### EXERCISE
The required output is the line containing "Find the greatest prime dividing 611." followed by each line through the end of the data below, repeated exactly and with nothing added.
◇ ◇ ◇ ◇ ◇ ◇ ◇
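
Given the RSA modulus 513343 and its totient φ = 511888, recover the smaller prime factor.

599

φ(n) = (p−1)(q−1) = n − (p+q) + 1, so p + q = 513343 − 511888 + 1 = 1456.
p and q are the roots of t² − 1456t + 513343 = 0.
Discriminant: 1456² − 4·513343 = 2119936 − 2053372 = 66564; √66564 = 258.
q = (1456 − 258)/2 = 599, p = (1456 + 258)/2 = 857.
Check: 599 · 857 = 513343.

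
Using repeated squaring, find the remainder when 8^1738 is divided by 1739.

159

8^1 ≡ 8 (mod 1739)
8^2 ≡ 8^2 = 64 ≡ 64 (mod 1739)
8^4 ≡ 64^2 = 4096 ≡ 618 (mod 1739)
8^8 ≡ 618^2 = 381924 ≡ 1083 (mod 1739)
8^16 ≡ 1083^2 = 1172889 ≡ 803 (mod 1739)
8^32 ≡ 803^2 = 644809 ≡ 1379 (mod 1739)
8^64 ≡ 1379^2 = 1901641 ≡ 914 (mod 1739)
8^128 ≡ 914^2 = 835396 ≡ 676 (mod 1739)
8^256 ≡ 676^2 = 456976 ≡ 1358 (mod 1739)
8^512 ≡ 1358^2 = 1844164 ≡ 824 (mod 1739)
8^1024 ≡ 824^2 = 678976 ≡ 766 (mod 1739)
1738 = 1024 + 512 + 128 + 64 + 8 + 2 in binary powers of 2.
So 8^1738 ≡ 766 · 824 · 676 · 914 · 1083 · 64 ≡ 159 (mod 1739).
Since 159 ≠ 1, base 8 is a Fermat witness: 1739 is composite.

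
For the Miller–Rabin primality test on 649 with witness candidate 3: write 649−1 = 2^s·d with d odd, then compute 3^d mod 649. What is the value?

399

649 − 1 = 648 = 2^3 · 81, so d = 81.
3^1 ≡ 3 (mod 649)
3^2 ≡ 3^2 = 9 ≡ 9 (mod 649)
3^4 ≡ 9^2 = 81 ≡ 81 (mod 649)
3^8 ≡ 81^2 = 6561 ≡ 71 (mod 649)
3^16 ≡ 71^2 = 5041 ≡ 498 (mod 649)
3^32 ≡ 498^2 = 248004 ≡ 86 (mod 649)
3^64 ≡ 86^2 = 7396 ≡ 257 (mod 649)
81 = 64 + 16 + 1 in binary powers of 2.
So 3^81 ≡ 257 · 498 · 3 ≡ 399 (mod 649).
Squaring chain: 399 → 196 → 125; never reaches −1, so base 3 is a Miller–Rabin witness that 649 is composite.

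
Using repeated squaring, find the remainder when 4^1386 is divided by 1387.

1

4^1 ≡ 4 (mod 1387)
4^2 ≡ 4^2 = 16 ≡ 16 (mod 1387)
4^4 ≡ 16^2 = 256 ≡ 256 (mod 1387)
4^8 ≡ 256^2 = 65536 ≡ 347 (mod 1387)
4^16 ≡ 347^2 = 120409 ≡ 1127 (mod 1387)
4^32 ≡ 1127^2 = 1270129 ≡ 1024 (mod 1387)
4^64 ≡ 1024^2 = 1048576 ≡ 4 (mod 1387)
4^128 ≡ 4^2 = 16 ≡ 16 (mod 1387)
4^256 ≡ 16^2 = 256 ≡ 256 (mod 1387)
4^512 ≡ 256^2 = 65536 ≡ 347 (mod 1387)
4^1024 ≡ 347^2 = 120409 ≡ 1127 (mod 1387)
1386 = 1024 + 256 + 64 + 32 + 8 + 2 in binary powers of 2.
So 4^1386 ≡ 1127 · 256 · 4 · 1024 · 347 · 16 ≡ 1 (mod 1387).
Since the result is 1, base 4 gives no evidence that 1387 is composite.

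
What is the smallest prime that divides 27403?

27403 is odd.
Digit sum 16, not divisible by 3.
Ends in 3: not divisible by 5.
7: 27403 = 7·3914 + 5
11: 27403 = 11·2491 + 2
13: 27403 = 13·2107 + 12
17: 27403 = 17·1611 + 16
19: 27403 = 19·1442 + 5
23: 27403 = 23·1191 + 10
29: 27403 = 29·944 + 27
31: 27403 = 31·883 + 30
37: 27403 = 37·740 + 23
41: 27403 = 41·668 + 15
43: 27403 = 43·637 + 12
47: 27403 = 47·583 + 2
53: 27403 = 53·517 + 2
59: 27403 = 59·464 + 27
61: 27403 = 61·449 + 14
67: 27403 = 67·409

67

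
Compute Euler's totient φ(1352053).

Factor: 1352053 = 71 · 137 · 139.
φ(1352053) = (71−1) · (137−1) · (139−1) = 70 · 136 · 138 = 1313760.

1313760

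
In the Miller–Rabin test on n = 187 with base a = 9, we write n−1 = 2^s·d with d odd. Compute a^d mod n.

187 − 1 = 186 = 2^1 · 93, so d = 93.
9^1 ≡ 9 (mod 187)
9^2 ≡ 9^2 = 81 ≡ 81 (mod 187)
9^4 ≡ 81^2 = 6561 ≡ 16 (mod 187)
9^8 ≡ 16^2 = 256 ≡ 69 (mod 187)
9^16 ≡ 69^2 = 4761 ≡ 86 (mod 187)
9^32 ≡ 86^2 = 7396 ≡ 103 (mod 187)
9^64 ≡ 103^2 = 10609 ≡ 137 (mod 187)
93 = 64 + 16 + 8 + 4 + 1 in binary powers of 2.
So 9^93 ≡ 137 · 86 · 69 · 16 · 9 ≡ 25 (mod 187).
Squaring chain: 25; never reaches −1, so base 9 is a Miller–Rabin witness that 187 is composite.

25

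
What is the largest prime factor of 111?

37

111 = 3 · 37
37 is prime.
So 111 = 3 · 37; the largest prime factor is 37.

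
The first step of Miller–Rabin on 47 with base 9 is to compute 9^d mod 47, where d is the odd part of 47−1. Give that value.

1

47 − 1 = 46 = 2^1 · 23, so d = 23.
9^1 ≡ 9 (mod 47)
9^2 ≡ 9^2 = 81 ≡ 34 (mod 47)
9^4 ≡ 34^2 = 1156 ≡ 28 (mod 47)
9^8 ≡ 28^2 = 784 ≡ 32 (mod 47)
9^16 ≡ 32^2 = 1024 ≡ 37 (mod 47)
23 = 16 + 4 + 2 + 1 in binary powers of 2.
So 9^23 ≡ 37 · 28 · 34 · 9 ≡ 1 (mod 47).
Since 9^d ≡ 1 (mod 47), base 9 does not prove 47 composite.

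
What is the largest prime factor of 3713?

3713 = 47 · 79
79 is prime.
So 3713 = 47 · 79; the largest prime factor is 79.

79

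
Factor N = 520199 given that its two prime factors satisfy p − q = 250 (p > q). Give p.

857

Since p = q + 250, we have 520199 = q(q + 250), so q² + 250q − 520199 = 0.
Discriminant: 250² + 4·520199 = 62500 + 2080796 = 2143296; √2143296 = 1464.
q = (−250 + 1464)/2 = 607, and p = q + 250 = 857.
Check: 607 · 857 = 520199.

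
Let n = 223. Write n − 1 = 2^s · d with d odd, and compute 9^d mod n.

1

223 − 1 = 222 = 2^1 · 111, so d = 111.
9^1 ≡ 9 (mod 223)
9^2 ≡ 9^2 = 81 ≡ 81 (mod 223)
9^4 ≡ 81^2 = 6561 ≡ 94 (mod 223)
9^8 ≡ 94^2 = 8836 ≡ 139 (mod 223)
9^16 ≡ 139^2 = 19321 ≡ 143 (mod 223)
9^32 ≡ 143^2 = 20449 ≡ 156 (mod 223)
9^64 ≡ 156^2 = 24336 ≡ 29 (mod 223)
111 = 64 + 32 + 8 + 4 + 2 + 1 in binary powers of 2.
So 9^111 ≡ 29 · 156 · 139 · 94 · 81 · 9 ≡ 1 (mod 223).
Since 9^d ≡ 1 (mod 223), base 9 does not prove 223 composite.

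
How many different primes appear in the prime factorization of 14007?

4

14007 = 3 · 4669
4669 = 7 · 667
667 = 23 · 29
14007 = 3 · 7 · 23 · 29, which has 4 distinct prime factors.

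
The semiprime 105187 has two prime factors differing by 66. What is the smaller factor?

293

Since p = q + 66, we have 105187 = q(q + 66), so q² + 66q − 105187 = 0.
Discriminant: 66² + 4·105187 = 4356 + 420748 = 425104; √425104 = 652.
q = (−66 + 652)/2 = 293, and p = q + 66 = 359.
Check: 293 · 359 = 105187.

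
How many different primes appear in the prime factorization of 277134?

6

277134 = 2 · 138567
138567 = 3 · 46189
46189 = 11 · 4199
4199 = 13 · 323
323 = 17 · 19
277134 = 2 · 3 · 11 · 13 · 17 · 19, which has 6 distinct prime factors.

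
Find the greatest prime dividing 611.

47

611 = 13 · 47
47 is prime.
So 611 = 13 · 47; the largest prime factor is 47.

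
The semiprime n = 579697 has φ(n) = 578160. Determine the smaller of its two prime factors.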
◇ ◇ ◇ ◇ ◇ ◇ ◇
### ANSWER FOR THE TASK
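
Find the greatest prime dividing 611.

47

611 = 13 · 47
47 is prime.
So 611 = 13 · 47; the largest prime factor is 47.

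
The semiprime n = 579697 has φ(n) = 578160. Determine the smaller of its two prime factors.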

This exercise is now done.